◆ **Exercise directions**: Retyping the entries exactly is all that is required.

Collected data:
::::::::::

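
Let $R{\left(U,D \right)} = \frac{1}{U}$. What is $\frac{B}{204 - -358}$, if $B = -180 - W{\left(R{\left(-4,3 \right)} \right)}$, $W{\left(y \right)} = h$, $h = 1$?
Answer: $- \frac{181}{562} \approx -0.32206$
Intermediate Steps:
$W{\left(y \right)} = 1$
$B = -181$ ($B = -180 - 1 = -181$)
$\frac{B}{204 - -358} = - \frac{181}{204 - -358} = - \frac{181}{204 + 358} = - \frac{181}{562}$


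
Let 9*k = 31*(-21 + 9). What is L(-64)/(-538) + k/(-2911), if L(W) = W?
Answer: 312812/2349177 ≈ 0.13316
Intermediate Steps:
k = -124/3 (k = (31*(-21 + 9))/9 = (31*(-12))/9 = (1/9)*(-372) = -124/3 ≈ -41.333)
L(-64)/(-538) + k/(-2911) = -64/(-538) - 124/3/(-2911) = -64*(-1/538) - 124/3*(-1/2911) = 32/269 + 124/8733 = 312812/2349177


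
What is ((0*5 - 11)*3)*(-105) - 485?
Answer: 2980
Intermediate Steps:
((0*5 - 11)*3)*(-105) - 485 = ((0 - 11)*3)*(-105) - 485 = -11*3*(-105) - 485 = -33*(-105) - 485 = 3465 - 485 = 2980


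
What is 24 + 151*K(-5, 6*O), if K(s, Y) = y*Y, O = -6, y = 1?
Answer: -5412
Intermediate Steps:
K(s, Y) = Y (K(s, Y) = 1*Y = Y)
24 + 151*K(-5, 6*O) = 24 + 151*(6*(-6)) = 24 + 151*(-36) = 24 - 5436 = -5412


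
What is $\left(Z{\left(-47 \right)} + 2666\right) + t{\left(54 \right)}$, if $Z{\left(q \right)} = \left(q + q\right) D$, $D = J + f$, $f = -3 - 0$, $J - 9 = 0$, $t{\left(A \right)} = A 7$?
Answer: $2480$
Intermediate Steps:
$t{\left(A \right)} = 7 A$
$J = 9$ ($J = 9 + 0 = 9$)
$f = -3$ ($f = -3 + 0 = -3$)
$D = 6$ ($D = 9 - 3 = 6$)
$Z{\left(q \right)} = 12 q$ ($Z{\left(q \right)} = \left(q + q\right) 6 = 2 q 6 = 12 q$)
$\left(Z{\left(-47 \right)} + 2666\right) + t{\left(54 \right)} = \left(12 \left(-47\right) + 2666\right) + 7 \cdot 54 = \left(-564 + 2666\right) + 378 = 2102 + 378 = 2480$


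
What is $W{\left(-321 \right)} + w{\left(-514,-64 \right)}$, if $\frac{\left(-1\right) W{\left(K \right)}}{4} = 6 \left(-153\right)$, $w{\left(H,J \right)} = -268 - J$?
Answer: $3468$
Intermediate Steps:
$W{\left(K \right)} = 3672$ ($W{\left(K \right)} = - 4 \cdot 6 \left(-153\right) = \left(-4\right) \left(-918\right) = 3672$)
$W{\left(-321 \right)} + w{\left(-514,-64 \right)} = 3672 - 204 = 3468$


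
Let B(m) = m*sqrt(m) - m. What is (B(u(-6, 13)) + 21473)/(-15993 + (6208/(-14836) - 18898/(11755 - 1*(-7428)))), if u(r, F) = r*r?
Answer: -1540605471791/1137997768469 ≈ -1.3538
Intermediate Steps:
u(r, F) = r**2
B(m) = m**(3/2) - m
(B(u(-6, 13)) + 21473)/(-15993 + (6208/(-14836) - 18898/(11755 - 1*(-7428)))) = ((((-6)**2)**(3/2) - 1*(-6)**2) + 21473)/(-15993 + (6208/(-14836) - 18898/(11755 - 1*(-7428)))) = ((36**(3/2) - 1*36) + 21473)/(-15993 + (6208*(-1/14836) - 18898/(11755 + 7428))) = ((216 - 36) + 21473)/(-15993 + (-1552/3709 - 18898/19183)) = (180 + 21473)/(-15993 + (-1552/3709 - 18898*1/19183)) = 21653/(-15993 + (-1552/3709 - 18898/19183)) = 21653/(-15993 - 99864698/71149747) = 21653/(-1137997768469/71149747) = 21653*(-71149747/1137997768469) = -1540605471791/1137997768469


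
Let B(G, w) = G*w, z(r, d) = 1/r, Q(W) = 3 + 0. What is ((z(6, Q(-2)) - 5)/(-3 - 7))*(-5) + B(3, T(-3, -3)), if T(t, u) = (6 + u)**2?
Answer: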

::::::::::

◆ **Solved problem**:
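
Let $R{\left(U,D \right)} = \frac{1}{U}$. What is $\frac{B}{204 - -358}$, if $B = -180 - W{\left(R{\left(-4,3 \right)} \right)}$, $W{\left(y \right)} = h$, $h = 1$?
Answer: $- \frac{181}{562} \approx -0.32206$
Intermediate Steps:
$W{\left(y \right)} = 1$
$B = -181$ ($B = -180 - 1 = -181$)
$\frac{B}{204 - -358} = - \frac{181}{204 - -358} = - \frac{181}{204 + 358} = - \frac{181}{562}$


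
Let 9*k = 31*(-21 + 9). What is L(-64)/(-538) + k/(-2911), if L(W) = W?
Answer: 312812/2349177 ≈ 0.13316
Intermediate Steps:
k = -124/3 (k = (31*(-21 + 9))/9 = (31*(-12))/9 = (1/9)*(-372) = -124/3 ≈ -41.333)
L(-64)/(-538) + k/(-2911) = -64/(-538) - 124/3/(-2911) = -64*(-1/538) - 124/3*(-1/2911) = 32/269 + 124/8733 = 312812/2349177


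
What is ((0*5 - 11)*3)*(-105) - 485?
Answer: 2980
Intermediate Steps:
((0*5 - 11)*3)*(-105) - 485 = ((0 - 11)*3)*(-105) - 485 = -11*3*(-105) - 485 = -33*(-105) - 485 = 3465 - 485 = 2980


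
What is 24 + 151*K(-5, 6*O), if K(s, Y) = y*Y, O = -6, y = 1?
Answer: -5412
Intermediate Steps:
K(s, Y) = Y (K(s, Y) = 1*Y = Y)
24 + 151*K(-5, 6*O) = 24 + 151*(6*(-6)) = 24 + 151*(-36) = 24 - 5436 = -5412


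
What is $\left(Z{\left(-47 \right)} + 2666\right) + t{\left(54 \right)}$, if $Z{\left(q \right)} = \left(q + q\right) D$, $D = J + f$, $f = -3 - 0$, $J - 9 = 0$, $t{\left(A \right)} = A 7$?
Answer: $2480$
Intermediate Steps:
$t{\left(A \right)} = 7 A$
$J = 9$ ($J = 9 + 0 = 9$)
$f = -3$ ($f = -3 + 0 = -3$)
$D = 6$ ($D = 9 - 3 = 6$)
$Z{\left(q \right)} = 12 q$ ($Z{\left(q \right)} = \left(q + q\right) 6 = 2 q 6 = 12 q$)
$\left(Z{\left(-47 \right)} + 2666\right) + t{\left(54 \right)} = \left(12 \left(-47\right) + 2666\right) + 7 \cdot 54 = \left(-564 + 2666\right) + 378 = 2102 + 378 = 2480$


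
What is $W{\left(-321 \right)} + w{\left(-514,-64 \right)}$, if $\frac{\left(-1\right) W{\left(K \right)}}{4} = 6 \left(-153\right)$, $w{\left(H,J \right)} = -268 - J$?
Answer: $3468$
Intermediate Steps:
$W{\left(K \right)} = 3672$ ($W{\left(K \right)} = - 4 \cdot 6 \left(-153\right) = \left(-4\right) \left(-918\right) = 3672$)
$W{\left(-321 \right)} + w{\left(-514,-64 \right)} = 3672 - 204 = 3468$


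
Let B(m) = m*sqrt(m) - m. What is (B(u(-6, 13)) + 21473)/(-15993 + (6208/(-14836) - 18898/(11755 - 1*(-7428)))), if u(r, F) = r*r?
Answer: -1540605471791/1137997768469 ≈ -1.3538
Intermediate Steps:
u(r, F) = r**2
B(m) = m**(3/2) - m
(B(u(-6, 13)) + 21473)/(-15993 + (6208/(-14836) - 18898/(11755 - 1*(-7428)))) = ((((-6)**2)**(3/2) - 1*(-6)**2) + 21473)/(-15993 + (6208/(-14836) - 18898/(11755 - 1*(-7428)))) = ((36**(3/2) - 1*36) + 21473)/(-15993 + (6208*(-1/14836) - 18898/(11755 + 7428))) = ((216 - 36) + 21473)/(-15993 + (-1552/3709 - 18898/19183)) = (180 + 21473)/(-15993 + (-1552/3709 - 18898*1/19183)) = 21653/(-15993 + (-1552/3709 - 18898/19183)) = 21653/(-15993 - 99864698/71149747) = 21653/(-1137997768469/71149747) = 21653*(-71149747/1137997768469) = -1540605471791/1137997768469


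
Let B(G, w) = G*w, z(r, d) = 1/r, Q(W) = 3 + 0. What is ((z(6, Q(-2)) - 5)/(-3 - 7))*(-5) + B(3, T(-3, -3)), if T(t, u) = (6 + u)**2?
Answer: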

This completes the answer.